#### Task instructions:
Search the material below for the string "plate" and copy each line where it appears.
• • • • •
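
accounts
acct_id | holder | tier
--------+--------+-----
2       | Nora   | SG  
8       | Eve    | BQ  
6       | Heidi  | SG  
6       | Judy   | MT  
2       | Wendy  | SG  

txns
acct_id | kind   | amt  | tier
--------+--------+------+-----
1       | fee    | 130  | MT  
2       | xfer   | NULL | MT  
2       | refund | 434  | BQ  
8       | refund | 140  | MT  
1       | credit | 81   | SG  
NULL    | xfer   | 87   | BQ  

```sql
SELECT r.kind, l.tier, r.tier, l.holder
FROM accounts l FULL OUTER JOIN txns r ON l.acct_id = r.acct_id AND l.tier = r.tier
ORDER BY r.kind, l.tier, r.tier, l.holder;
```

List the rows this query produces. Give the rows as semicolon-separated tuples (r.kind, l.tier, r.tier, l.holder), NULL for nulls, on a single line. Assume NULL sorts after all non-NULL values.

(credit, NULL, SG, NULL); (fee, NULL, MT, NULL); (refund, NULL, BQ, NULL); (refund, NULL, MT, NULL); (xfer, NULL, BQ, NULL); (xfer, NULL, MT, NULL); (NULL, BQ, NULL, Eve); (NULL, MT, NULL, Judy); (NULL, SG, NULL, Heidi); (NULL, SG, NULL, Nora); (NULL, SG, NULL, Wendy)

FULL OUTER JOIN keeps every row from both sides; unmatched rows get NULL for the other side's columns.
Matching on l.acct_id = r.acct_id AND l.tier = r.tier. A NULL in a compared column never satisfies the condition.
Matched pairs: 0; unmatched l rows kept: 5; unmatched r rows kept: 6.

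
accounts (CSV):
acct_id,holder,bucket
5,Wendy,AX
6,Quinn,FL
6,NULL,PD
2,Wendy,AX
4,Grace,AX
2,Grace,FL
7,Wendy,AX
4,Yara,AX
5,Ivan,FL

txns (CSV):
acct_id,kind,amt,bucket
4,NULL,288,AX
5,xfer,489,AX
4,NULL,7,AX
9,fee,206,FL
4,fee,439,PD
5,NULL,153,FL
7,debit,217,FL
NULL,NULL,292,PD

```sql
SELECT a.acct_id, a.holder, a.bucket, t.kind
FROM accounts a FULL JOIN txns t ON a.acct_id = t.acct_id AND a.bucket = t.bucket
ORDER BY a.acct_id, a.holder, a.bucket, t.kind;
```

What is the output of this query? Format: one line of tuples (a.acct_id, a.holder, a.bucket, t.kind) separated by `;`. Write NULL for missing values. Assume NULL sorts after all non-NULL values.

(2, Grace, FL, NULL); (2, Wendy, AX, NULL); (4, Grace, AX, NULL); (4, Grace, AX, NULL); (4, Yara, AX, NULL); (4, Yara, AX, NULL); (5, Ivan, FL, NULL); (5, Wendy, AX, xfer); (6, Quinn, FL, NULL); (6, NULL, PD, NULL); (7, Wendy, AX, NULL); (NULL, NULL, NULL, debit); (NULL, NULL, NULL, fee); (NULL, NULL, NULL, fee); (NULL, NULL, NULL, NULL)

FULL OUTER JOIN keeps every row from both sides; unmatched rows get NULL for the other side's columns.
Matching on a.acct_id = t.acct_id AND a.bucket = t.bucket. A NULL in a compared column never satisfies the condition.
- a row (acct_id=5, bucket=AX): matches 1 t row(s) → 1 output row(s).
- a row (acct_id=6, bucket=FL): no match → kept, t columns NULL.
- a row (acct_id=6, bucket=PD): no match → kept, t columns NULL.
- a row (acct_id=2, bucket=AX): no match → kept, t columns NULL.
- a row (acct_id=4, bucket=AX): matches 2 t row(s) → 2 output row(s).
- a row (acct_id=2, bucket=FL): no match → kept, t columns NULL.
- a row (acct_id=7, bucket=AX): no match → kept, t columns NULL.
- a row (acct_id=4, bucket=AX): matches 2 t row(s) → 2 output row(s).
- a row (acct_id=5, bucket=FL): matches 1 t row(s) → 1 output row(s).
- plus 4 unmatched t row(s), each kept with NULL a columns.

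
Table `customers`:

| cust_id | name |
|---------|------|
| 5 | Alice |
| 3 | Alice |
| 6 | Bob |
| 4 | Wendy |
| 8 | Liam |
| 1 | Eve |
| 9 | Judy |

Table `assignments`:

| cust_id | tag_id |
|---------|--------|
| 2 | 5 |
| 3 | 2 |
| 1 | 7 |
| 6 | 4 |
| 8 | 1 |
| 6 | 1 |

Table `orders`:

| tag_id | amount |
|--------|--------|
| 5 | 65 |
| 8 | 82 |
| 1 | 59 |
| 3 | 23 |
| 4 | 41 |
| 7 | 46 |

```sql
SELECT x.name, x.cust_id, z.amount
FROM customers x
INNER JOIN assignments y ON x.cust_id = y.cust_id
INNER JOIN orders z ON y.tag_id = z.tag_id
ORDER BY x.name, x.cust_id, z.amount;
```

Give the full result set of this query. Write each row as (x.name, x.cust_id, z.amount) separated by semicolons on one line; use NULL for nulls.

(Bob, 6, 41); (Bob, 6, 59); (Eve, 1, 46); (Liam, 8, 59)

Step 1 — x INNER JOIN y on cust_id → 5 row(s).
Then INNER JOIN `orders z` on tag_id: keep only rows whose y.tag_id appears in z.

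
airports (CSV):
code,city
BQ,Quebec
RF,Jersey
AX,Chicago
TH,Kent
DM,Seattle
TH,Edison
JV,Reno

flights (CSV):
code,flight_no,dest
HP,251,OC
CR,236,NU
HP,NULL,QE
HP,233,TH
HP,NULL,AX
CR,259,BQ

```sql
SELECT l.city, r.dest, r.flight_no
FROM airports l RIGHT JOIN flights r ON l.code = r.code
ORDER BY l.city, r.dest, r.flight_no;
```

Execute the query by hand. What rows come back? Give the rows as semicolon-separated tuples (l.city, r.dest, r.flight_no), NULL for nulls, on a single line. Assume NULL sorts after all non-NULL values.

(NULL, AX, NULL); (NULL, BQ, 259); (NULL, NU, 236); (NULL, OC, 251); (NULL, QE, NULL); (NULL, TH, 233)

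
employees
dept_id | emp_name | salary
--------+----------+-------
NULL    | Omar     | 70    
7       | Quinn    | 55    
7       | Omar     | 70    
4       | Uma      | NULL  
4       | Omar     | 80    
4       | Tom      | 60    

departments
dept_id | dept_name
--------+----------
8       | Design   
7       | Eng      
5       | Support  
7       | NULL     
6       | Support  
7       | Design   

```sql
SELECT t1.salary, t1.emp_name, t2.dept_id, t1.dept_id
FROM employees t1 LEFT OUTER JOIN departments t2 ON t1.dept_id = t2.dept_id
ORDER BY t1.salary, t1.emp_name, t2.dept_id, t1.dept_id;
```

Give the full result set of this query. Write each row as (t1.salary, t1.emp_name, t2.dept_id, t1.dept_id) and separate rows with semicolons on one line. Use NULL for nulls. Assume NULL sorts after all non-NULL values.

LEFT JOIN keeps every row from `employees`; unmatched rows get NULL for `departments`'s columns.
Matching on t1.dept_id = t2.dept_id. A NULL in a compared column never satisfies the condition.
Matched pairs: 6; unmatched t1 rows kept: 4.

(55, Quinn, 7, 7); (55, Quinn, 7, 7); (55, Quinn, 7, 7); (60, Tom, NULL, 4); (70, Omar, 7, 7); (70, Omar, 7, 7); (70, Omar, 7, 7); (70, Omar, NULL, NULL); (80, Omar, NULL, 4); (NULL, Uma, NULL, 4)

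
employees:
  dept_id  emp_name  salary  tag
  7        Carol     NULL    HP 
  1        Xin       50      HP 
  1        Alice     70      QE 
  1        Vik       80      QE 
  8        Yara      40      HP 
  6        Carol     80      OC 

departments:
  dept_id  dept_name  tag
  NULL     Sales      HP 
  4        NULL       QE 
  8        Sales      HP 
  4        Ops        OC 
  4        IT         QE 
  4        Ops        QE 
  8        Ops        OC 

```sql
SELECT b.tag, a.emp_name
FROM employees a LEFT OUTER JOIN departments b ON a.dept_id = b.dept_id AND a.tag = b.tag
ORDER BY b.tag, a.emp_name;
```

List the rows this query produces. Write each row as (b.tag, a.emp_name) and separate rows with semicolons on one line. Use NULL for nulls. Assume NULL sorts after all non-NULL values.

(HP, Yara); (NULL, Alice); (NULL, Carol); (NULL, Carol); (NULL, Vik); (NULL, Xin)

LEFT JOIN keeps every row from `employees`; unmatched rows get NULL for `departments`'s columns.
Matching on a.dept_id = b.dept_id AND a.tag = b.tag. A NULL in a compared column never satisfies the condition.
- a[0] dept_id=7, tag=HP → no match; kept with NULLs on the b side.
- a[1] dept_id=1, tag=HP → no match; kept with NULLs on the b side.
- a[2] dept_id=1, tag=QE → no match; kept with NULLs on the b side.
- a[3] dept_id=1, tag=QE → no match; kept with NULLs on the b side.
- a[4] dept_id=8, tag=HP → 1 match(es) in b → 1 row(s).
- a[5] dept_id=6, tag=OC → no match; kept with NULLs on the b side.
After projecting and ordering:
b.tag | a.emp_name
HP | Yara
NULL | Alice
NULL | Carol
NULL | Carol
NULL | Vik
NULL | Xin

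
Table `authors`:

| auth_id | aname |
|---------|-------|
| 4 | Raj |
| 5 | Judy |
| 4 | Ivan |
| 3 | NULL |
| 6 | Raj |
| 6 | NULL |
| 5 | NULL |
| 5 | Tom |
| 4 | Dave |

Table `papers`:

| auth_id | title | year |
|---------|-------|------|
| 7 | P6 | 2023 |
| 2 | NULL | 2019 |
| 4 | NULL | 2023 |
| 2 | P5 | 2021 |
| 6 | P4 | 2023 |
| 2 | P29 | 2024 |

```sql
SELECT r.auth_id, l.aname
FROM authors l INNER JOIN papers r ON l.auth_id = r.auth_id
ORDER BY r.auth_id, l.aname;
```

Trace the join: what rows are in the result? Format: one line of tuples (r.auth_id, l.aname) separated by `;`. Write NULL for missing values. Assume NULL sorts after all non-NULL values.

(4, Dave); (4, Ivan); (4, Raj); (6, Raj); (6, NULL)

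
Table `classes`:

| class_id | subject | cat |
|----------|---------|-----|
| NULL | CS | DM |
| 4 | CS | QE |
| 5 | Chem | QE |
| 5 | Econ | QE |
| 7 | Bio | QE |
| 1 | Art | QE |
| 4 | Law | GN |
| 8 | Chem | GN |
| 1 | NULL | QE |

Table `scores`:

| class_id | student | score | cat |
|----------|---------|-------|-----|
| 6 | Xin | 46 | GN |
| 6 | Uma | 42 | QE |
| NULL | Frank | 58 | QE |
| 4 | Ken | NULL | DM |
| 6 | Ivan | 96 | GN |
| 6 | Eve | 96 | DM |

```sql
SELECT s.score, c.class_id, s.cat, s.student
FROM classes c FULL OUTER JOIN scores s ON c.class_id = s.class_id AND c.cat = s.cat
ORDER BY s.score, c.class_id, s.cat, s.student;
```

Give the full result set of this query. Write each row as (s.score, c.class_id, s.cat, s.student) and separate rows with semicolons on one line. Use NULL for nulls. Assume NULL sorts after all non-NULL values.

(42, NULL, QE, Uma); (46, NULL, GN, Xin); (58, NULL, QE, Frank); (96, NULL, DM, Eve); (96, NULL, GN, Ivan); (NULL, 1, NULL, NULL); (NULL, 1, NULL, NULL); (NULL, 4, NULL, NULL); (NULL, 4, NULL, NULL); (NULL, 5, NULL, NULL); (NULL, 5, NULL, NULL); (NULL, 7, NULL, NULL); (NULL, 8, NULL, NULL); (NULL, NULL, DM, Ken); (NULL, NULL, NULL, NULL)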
• • • • •
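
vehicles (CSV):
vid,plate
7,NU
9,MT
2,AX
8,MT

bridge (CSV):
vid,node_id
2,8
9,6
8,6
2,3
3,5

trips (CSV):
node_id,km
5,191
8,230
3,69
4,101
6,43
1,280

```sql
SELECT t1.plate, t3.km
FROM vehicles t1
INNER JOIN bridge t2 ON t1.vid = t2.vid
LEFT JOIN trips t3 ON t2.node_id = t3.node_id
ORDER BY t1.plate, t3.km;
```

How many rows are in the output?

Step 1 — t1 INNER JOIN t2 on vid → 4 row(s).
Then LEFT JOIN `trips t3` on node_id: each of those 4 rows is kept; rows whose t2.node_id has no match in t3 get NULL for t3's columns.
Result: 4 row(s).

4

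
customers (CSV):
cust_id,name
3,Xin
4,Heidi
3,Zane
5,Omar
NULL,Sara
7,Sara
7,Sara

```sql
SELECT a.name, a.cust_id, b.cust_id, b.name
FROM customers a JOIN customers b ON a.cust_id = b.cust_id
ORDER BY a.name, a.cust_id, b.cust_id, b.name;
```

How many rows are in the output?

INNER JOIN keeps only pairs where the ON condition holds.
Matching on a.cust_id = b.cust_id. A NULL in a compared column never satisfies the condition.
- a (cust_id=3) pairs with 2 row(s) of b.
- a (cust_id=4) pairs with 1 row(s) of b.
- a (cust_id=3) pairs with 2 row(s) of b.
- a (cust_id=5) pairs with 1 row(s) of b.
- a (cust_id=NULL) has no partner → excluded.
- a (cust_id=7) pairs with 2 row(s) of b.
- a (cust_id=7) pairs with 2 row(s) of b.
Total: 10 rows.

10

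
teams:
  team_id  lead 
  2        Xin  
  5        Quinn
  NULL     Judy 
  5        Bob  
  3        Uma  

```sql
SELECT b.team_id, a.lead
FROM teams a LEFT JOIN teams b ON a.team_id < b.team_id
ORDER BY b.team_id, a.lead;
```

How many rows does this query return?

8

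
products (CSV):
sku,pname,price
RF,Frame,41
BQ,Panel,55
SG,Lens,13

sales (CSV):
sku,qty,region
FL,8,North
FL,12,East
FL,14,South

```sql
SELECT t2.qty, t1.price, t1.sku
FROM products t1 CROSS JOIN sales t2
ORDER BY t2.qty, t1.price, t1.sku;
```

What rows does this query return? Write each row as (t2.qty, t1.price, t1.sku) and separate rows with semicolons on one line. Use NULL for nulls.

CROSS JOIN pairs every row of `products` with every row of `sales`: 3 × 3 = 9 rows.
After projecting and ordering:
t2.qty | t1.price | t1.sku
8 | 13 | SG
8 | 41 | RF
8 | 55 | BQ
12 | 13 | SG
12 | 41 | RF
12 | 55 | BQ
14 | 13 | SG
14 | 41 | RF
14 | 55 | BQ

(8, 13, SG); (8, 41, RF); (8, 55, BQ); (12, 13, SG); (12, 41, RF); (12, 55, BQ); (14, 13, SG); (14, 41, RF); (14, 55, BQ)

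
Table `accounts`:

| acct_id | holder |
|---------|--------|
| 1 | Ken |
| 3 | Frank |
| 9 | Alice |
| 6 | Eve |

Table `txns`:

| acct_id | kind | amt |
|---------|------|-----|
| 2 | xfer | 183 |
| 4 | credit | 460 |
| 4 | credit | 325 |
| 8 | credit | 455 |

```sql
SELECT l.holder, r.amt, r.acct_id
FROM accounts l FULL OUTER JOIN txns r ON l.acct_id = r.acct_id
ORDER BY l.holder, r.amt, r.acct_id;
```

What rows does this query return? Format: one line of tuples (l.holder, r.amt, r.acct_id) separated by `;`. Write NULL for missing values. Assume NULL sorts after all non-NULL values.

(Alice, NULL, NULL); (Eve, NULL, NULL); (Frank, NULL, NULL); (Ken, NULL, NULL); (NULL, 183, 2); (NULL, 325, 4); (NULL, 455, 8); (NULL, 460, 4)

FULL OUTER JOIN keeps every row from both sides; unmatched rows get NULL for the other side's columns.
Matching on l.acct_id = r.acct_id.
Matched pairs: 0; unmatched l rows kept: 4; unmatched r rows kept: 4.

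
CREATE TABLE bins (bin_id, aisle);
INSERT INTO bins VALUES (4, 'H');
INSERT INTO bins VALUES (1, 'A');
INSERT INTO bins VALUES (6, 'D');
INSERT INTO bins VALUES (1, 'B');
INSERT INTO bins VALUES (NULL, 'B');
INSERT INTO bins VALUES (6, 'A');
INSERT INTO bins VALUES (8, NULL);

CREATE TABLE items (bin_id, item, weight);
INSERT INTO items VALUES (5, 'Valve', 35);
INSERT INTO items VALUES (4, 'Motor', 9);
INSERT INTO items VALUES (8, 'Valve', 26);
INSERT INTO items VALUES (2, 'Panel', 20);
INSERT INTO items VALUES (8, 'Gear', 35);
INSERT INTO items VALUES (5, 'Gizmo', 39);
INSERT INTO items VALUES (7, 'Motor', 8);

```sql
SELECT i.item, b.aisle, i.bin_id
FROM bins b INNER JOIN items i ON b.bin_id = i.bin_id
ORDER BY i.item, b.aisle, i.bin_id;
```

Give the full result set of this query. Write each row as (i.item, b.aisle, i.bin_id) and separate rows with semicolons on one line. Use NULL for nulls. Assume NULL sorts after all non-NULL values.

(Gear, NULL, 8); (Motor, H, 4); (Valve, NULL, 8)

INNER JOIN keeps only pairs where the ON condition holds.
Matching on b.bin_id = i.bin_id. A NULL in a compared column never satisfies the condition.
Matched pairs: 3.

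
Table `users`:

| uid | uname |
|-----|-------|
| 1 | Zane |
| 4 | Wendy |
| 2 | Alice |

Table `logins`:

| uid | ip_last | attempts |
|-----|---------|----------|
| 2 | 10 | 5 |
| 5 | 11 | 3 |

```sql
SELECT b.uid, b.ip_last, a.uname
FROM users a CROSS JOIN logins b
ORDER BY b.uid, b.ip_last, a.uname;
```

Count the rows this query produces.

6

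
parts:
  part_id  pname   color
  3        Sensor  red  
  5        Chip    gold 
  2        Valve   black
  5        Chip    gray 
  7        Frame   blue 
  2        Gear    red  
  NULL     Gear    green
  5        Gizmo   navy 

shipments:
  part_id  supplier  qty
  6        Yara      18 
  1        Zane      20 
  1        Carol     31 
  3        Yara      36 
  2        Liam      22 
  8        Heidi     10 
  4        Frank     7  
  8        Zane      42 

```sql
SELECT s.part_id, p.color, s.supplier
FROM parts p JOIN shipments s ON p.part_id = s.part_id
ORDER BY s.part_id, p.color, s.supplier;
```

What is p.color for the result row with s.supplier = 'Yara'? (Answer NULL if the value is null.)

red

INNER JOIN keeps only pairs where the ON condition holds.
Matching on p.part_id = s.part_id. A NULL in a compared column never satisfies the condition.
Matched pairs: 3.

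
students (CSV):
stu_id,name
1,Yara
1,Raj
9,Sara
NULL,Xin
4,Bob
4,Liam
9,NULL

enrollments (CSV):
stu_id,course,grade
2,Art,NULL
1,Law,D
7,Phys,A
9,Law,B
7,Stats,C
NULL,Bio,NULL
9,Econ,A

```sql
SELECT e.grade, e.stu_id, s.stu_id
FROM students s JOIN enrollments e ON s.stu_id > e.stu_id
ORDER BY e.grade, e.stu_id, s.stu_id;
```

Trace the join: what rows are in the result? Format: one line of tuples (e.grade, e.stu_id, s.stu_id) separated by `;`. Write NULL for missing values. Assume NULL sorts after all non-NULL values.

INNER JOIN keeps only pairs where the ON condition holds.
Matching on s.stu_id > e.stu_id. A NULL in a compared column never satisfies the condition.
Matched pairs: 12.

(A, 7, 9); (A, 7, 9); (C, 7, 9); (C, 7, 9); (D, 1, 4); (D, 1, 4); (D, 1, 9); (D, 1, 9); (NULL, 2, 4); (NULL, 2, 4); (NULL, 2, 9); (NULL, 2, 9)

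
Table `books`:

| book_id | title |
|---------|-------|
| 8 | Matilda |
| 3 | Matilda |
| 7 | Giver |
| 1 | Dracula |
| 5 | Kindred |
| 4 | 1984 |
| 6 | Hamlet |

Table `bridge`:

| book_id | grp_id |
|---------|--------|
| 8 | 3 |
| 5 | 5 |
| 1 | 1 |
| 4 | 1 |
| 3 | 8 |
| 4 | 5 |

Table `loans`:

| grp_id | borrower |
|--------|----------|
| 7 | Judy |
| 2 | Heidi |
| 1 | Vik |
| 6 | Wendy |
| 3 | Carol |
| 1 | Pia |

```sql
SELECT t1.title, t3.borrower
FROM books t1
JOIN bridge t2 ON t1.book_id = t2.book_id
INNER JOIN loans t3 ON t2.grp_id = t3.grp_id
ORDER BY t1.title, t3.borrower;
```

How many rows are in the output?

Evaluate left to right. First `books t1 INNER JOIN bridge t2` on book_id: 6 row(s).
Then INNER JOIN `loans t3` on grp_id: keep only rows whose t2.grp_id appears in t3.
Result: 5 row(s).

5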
• • • • •
#### Completed task:
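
vid,plate
SELECT t1.plate, t3.km
ORDER BY t1.plate, t3.km;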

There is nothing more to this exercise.